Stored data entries

++++++++

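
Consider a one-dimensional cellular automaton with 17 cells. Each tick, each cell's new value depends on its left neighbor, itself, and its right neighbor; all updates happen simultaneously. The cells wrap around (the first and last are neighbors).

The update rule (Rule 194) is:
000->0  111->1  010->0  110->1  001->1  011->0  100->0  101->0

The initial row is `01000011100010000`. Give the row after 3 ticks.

00010001000000010

tick 1: 10000101100100000
tick 2: 00001000101000001
tick 3: 00010001000000010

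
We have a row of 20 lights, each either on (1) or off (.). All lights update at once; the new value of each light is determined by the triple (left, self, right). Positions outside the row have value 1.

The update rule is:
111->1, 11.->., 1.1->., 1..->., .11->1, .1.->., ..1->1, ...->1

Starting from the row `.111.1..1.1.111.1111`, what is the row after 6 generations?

generation 1: .11....1....11..1111
generation 2: .1..111..1111..11111
generation 3: ...111..1111..111111
generation 4: .1111..1111..1111111
generation 5: .111..1111..11111111
generation 6: .11..1111..111111111

.11..1111..111111111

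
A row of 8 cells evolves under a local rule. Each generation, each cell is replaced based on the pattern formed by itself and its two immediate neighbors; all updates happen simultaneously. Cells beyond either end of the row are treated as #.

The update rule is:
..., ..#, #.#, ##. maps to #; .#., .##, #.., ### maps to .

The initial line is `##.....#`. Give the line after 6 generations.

##.#.#.#

.#.####.
#.#...##
##..##..
.#.#.#.#
#.#.#.#.
##.#.#.#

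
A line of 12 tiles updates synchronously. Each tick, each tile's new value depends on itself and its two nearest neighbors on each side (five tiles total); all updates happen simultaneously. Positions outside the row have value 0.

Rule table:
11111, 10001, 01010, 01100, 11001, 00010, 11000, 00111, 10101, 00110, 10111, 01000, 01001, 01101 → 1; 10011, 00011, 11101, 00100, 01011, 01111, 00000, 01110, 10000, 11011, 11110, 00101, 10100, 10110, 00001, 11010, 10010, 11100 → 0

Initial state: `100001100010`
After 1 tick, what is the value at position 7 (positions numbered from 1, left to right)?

010001111101
position 7 holds 1

1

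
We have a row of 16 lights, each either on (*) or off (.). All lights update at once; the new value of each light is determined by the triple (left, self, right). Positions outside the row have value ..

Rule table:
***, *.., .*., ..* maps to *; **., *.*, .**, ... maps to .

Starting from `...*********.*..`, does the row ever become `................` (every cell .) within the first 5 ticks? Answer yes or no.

tick 1: ..*.*******..**.
tick 2: .**..*****.**..*
tick 3: *..**.***....***
tick 4: ***....*.*..*.*.
tick 5: .*.*..**.****.**
tick 5 is .*.*..**.****.**, still not uniform .

no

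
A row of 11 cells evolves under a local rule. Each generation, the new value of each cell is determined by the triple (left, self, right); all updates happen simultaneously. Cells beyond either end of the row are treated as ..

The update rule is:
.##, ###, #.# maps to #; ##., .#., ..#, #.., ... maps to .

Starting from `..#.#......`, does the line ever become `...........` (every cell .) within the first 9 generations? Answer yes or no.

yes

...#.......
...........
all cells are . at generation 2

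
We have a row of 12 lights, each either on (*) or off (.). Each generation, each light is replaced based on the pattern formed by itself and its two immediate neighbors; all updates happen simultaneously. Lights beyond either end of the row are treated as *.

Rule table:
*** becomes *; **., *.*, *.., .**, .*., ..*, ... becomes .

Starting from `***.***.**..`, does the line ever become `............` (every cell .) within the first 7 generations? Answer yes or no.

yes

**...*......
*...........
............
all cells are . at generation 3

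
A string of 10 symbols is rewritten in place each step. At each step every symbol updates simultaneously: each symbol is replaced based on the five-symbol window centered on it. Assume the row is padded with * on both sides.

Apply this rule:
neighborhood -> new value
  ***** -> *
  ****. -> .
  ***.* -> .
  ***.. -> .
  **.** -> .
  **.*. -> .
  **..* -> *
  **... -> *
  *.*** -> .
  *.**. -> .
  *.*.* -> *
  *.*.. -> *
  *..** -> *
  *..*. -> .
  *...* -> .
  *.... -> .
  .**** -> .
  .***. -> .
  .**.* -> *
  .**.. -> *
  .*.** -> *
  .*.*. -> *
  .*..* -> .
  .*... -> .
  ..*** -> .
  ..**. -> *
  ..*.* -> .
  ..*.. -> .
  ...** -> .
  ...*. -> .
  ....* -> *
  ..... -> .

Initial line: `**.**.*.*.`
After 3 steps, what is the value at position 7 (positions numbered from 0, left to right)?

*

step 1: ....*.****
step 2: *.*..*..**
step 3: ..*....*..
position 7 holds *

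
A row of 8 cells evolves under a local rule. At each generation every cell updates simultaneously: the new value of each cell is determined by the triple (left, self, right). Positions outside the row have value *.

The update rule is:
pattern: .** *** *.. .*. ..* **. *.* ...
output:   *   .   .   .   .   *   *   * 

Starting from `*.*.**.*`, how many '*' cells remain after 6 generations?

2

generation 1: **.*****
generation 2: .***....
generation 3: **.*.**.
generation 4: .**.****
generation 5: *****...
generation 6: ....*.*.
count of *: 2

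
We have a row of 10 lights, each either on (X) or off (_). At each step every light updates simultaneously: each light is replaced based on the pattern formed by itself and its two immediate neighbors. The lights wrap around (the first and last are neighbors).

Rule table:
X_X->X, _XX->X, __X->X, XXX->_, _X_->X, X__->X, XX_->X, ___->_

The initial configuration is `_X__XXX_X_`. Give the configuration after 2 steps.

step 1: XXXXX_XXXX
step 2: ____XXX___

____XXX___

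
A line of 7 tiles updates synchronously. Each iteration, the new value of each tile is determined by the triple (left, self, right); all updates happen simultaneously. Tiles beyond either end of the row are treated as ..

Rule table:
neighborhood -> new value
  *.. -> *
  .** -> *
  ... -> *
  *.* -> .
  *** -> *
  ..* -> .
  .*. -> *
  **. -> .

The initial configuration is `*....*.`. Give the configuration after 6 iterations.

*..*.*.

iteration 1: ****.**
iteration 2: ***..*.
iteration 3: **.*.**
iteration 4: *..*.*.
iteration 5: **.*.**  (repeats iteration 3; period 2)
iteration 6: *..*.*.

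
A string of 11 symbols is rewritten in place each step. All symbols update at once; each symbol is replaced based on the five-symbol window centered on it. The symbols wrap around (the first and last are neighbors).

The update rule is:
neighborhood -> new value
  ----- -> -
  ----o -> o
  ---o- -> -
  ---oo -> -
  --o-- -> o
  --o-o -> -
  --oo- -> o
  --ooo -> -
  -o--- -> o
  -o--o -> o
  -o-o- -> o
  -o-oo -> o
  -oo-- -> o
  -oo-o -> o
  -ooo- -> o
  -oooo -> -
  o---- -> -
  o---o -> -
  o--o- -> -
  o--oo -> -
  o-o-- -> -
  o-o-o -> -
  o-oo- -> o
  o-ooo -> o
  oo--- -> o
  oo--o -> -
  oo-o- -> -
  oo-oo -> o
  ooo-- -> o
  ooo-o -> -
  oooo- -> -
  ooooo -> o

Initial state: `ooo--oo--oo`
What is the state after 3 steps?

--o-ooo---o

step 1: o-o--oo----
step 2: -o-o-ooo-o-
step 3: --o-ooo---o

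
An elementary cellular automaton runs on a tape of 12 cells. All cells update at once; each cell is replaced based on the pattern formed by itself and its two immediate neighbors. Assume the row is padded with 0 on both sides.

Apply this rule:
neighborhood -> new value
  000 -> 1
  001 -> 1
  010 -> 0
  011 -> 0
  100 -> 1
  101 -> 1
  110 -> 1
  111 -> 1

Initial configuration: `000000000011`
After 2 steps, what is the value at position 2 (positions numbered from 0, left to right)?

1

111111111101
011111111110
position 2 holds 1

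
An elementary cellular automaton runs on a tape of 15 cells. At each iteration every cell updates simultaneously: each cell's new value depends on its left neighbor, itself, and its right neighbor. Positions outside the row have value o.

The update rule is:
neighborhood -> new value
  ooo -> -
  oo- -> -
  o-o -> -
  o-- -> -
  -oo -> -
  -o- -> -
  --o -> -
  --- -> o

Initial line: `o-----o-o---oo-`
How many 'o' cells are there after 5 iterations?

--ooo-----o----
------ooo---oo-
-oooo-----o----
------ooo---oo-  (repeats iteration 2; period 2)
iteration 5: -oooo-----o----
count of o: 5

5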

++++++++

■ Goal of the exercise ■
Your response should be the lines above from the first to the one containing "111->1, 11.->., 1.1->., 1..->., .11->1, .1.->., ..1->1, ...->1", inclusive, each given exactly.

■ Result of the task ■
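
Consider a one-dimensional cellular automaton with 17 cells. Each tick, each cell's new value depends on its left neighbor, itself, and its right neighbor; all updates happen simultaneously. The cells wrap around (the first and last are neighbors).

The update rule (Rule 194) is:
000->0  111->1  010->0  110->1  001->1  011->0  100->0  101->0

The initial row is `01000011100010000`. Give the row after 3 ticks.

00010001000000010

tick 1: 10000101100100000
tick 2: 00001000101000001
tick 3: 00010001000000010

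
We have a row of 20 lights, each either on (1) or off (.). All lights update at once; the new value of each light is determined by the triple (left, self, right). Positions outside the row have value 1.

The update rule is:
111->1, 11.->., 1.1->., 1..->., .11->1, .1.->., ..1->1, ...->1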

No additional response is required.